Each line from the one that includes "Europa of mass 4.8 ×" to the last line of the data below should be set down exactly; no other lines are wanted.

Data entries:
>>>

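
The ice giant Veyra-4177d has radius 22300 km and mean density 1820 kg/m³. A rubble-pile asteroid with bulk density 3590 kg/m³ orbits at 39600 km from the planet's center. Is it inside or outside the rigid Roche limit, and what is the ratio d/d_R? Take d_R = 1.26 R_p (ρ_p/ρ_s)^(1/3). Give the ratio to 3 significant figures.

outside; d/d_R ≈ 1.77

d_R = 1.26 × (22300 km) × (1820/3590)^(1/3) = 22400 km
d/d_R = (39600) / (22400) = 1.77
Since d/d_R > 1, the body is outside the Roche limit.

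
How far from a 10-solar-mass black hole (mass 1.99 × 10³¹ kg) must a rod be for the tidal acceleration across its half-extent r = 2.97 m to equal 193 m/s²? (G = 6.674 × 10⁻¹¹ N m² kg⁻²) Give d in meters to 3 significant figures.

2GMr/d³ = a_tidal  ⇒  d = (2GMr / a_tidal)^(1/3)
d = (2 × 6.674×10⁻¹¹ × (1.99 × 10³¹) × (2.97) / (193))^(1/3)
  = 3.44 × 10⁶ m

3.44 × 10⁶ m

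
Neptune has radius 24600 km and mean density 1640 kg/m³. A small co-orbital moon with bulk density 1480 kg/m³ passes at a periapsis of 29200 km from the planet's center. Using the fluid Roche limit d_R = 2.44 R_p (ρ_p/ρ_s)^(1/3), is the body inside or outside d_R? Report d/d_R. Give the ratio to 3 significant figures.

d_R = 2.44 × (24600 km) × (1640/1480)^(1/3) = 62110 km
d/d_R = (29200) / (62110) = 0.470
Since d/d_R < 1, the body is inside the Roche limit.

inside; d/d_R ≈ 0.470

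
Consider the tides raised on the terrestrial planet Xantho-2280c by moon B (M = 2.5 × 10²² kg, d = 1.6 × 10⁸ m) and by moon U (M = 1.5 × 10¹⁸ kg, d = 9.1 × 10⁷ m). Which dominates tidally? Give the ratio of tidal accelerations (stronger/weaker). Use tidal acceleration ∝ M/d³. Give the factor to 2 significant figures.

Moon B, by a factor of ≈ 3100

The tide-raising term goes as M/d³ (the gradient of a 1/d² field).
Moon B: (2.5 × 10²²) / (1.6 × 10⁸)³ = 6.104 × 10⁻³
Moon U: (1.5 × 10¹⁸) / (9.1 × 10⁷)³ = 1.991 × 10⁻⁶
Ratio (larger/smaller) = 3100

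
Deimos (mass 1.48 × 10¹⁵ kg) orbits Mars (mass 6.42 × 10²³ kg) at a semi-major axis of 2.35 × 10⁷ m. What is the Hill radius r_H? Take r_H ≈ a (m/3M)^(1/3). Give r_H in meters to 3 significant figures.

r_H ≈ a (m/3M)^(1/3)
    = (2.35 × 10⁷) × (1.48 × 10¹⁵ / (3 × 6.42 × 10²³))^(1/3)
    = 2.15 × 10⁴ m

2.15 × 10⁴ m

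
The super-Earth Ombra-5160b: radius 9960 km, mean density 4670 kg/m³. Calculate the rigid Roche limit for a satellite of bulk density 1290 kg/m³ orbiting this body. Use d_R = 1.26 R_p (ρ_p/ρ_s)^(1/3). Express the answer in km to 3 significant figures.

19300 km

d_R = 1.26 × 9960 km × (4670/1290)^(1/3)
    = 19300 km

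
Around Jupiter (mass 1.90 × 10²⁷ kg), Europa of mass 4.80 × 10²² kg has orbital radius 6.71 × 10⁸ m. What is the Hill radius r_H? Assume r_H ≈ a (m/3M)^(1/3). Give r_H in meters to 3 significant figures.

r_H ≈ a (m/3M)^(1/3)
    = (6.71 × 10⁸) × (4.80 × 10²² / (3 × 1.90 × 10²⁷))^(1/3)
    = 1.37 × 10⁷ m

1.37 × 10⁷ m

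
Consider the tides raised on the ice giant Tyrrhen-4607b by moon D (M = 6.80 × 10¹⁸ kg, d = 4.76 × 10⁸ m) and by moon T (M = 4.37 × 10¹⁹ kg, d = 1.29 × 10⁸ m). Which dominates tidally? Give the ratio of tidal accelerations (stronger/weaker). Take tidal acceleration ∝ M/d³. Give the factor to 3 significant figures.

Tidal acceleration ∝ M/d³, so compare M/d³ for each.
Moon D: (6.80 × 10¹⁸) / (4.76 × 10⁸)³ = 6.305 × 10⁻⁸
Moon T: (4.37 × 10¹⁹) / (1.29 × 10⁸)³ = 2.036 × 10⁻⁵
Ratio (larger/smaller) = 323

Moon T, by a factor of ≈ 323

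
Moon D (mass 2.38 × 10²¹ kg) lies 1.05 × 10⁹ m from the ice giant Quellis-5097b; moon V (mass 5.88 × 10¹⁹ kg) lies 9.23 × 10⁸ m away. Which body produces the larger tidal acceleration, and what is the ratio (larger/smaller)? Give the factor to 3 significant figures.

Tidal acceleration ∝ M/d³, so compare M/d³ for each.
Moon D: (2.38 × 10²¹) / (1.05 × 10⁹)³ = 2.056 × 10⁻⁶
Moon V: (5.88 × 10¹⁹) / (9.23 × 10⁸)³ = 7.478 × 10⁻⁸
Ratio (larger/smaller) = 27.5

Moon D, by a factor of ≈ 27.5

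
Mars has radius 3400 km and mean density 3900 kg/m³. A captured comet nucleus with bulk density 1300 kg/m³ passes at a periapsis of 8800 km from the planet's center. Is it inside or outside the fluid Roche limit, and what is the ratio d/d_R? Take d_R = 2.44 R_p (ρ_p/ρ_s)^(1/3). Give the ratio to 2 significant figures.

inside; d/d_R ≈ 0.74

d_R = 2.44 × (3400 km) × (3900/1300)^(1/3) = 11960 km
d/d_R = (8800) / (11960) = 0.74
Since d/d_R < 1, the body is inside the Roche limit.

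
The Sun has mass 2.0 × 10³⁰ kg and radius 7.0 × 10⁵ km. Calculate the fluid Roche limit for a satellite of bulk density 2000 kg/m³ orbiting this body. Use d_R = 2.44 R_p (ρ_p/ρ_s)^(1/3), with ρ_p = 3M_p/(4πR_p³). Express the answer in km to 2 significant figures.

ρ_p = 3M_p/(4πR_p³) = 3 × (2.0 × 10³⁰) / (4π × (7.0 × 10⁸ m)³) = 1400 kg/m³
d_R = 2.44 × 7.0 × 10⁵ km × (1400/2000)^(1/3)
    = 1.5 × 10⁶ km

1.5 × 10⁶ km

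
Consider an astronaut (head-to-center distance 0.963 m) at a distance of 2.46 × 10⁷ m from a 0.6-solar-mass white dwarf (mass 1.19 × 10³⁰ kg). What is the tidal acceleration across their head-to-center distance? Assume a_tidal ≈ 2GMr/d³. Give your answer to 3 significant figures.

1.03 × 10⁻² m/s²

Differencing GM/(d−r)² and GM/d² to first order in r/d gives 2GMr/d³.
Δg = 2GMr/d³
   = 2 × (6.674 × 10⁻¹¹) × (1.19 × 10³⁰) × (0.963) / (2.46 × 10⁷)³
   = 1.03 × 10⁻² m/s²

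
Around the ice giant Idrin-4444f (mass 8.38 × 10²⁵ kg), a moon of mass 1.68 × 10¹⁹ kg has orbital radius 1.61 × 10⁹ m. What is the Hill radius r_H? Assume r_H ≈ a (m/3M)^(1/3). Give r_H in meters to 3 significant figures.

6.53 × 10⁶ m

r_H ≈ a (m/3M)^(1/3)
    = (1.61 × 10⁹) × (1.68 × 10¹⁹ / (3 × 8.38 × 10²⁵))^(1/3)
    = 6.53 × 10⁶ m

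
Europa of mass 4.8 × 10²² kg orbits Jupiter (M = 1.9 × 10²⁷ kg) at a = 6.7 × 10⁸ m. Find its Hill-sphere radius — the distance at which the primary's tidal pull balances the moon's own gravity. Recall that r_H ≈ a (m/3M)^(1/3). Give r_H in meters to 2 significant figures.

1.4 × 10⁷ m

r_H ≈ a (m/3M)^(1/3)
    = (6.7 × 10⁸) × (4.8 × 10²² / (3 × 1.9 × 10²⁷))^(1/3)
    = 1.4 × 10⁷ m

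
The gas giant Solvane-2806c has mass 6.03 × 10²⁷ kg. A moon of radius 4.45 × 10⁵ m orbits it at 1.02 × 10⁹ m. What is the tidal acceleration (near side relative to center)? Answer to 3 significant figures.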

<<<

__EXERCISE RESPONSE__:
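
Europa of mass 4.8 × 10²² kg orbits Jupiter (M = 1.9 × 10²⁷ kg) at a = 6.7 × 10⁸ m. Find its Hill-sphere radius — the distance at which the primary's tidal pull balances the moon's own gravity. Recall that r_H ≈ a (m/3M)^(1/3). Give r_H in meters to 2 significant figures.

1.4 × 10⁷ m

r_H ≈ a (m/3M)^(1/3)
    = (6.7 × 10⁸) × (4.8 × 10²² / (3 × 1.9 × 10²⁷))^(1/3)
    = 1.4 × 10⁷ m

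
The gas giant Solvane-2806c has mass 6.03 × 10²⁷ kg. A moon of radius 4.45 × 10⁵ m orbits it at 1.02 × 10⁹ m. What is the tidal acceleration (near side relative to center)? Answer to 3 significant figures.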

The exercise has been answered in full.